INSTRUCTIONS FOR THE TASK:
Type out the entries below again, character for character.

Segment Start: ENTRIES SUPPLIED

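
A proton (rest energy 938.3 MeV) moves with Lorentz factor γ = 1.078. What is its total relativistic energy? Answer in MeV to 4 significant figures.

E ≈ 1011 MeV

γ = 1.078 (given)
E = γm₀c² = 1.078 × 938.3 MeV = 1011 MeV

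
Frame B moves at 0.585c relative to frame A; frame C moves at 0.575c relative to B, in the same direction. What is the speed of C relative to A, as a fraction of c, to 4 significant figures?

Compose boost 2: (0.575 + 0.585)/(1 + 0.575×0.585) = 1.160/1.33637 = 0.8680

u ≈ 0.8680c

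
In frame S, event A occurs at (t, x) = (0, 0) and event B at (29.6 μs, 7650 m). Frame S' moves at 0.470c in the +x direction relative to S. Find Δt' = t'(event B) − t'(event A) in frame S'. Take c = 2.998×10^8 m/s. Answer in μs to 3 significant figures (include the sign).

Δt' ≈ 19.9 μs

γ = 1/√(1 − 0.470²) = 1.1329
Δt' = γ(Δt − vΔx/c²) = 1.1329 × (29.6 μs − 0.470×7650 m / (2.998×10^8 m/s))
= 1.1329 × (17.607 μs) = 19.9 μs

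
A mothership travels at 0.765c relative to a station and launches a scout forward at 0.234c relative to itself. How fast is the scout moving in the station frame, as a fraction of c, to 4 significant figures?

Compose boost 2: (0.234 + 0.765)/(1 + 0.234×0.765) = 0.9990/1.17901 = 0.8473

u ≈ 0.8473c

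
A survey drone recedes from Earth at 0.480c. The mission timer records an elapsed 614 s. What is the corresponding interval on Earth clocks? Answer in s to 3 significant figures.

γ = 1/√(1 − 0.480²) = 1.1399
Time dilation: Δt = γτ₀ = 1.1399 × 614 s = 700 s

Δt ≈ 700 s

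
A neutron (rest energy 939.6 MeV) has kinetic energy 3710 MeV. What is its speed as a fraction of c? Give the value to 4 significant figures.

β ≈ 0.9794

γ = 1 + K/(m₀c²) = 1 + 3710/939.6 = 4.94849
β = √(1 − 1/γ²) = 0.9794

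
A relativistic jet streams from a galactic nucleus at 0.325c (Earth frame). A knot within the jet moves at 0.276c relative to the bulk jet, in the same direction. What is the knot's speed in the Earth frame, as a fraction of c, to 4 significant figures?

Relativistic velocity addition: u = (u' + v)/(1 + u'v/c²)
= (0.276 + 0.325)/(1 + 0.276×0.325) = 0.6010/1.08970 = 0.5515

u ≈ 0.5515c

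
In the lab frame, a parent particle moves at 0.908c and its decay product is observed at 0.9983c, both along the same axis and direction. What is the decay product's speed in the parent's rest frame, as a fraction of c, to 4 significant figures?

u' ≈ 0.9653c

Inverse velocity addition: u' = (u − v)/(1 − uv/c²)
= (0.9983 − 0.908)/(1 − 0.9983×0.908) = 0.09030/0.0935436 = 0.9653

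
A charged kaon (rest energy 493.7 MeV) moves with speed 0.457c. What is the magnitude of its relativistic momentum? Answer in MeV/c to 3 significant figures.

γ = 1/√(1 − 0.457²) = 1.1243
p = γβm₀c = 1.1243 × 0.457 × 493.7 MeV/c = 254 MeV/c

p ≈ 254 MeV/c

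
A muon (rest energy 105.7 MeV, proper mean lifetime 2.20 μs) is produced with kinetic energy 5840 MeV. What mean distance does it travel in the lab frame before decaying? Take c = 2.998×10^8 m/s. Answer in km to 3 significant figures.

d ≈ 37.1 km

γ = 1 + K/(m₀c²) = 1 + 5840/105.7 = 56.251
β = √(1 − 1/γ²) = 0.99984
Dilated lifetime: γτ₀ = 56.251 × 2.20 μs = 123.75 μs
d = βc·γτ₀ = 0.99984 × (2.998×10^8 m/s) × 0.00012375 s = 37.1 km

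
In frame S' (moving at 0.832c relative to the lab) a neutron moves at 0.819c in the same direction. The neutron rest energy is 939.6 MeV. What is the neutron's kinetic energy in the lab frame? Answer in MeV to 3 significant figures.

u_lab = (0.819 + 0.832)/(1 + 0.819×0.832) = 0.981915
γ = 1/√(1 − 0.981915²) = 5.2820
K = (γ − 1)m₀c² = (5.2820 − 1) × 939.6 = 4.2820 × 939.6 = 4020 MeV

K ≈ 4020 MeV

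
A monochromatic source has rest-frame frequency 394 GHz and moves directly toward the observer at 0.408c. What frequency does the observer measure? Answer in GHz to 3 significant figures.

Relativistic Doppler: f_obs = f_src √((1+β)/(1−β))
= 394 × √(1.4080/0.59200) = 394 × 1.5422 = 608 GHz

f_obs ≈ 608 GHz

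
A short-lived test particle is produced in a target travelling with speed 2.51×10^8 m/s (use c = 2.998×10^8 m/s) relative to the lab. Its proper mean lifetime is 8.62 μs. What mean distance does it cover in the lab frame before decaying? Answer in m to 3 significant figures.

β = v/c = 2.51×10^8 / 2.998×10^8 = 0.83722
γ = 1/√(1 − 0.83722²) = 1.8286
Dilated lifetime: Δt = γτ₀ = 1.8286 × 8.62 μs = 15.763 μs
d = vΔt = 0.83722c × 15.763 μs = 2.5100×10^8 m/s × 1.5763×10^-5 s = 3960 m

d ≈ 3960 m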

Segment End: ENTRIES SUPPLIED

TASK ANSWER:
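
A proton (rest energy 938.3 MeV) moves with Lorentz factor γ = 1.078. What is its total relativistic energy? Answer in MeV to 4 significant figures.

E ≈ 1011 MeV

γ = 1.078 (given)
E = γm₀c² = 1.078 × 938.3 MeV = 1011 MeV

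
Frame B moves at 0.585c relative to frame A; frame C moves at 0.575c relative to B, in the same direction. What is the speed of C relative to A, as a fraction of c, to 4 significant figures?

Compose boost 2: (0.575 + 0.585)/(1 + 0.575×0.585) = 1.160/1.33637 = 0.8680

u ≈ 0.8680c

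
In frame S, event A occurs at (t, x) = (0, 0) and event B at (29.6 μs, 7650 m). Frame S' moves at 0.470c in the +x direction relative to S. Find Δt' = t'(event B) − t'(event A) in frame S'. Take c = 2.998×10^8 m/s. Answer in μs to 3 significant figures (include the sign).

Δt' ≈ 19.9 μs

γ = 1/√(1 − 0.470²) = 1.1329
Δt' = γ(Δt − vΔx/c²) = 1.1329 × (29.6 μs − 0.470×7650 m / (2.998×10^8 m/s))
= 1.1329 × (17.607 μs) = 19.9 μs

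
A mothership travels at 0.765c relative to a station and launches a scout forward at 0.234c relative to itself. How fast is the scout moving in the station frame, as a fraction of c, to 4 significant figures?

Compose boost 2: (0.234 + 0.765)/(1 + 0.234×0.765) = 0.9990/1.17901 = 0.8473

u ≈ 0.8473c

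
A survey drone recedes from Earth at 0.480c. The mission timer records an elapsed 614 s. What is the corresponding interval on Earth clocks? Answer in s to 3 significant figures.

γ = 1/√(1 − 0.480²) = 1.1399
Time dilation: Δt = γτ₀ = 1.1399 × 614 s = 700 s

Δt ≈ 700 s

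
A neutron (rest energy 939.6 MeV) has kinetic energy 3710 MeV. What is its speed as a fraction of c? Give the value to 4 significant figures.

β ≈ 0.9794

γ = 1 + K/(m₀c²) = 1 + 3710/939.6 = 4.94849
β = √(1 − 1/γ²) = 0.9794

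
A relativistic jet streams from a galactic nucleus at 0.325c (Earth frame). A knot within the jet moves at 0.276c relative to the bulk jet, in the same direction. What is the knot's speed in the Earth frame, as a fraction of c, to 4 significant figures?

Relativistic velocity addition: u = (u' + v)/(1 + u'v/c²)
= (0.276 + 0.325)/(1 + 0.276×0.325) = 0.6010/1.08970 = 0.5515

u ≈ 0.5515c

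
In the lab frame, a parent particle moves at 0.908c and its decay product is observed at 0.9983c, both along the same axis and direction. What is the decay product's speed in the parent's rest frame, as a fraction of c, to 4 significant figures?

u' ≈ 0.9653c

Inverse velocity addition: u' = (u − v)/(1 − uv/c²)
= (0.9983 − 0.908)/(1 − 0.9983×0.908) = 0.09030/0.0935436 = 0.9653

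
A charged kaon (rest energy 493.7 MeV) moves with speed 0.457c. What is the magnitude of its relativistic momentum? Answer in MeV/c to 3 significant figures.

γ = 1/√(1 − 0.457²) = 1.1243
p = γβm₀c = 1.1243 × 0.457 × 493.7 MeV/c = 254 MeV/c

p ≈ 254 MeV/c

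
A muon (rest energy 105.7 MeV, proper mean lifetime 2.20 μs) is produced with kinetic energy 5840 MeV. What mean distance does it travel in the lab frame before decaying? Take c = 2.998×10^8 m/s. Answer in km to 3 significant figures.

d ≈ 37.1 km

γ = 1 + K/(m₀c²) = 1 + 5840/105.7 = 56.251
β = √(1 − 1/γ²) = 0.99984
Dilated lifetime: γτ₀ = 56.251 × 2.20 μs = 123.75 μs
d = βc·γτ₀ = 0.99984 × (2.998×10^8 m/s) × 0.00012375 s = 37.1 km

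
In frame S' (moving at 0.832c relative to the lab) a neutron moves at 0.819c in the same direction. The neutron rest energy is 939.6 MeV. What is the neutron's kinetic energy in the lab frame? Answer in MeV to 3 significant figures.

u_lab = (0.819 + 0.832)/(1 + 0.819×0.832) = 0.981915
γ = 1/√(1 − 0.981915²) = 5.2820
K = (γ − 1)m₀c² = (5.2820 − 1) × 939.6 = 4.2820 × 939.6 = 4020 MeV

K ≈ 4020 MeV

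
A monochromatic source has rest-frame frequency 394 GHz and moves directly toward the observer at 0.408c. What frequency does the observer measure? Answer in GHz to 3 significant figures.

Relativistic Doppler: f_obs = f_src √((1+β)/(1−β))
= 394 × √(1.4080/0.59200) = 394 × 1.5422 = 608 GHz

f_obs ≈ 608 GHz

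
A short-lived test particle is produced in a target travelling with speed 2.51×10^8 m/s (use c = 2.998×10^8 m/s) relative to the lab. Its proper mean lifetime is 8.62 μs. What mean distance does it cover in the lab frame before decaying? Answer in m to 3 significant figures.

β = v/c = 2.51×10^8 / 2.998×10^8 = 0.83722
γ = 1/√(1 − 0.83722²) = 1.8286
Dilated lifetime: Δt = γτ₀ = 1.8286 × 8.62 μs = 15.763 μs
d = vΔt = 0.83722c × 15.763 μs = 2.5100×10^8 m/s × 1.5763×10^-5 s = 3960 m

d ≈ 3960 m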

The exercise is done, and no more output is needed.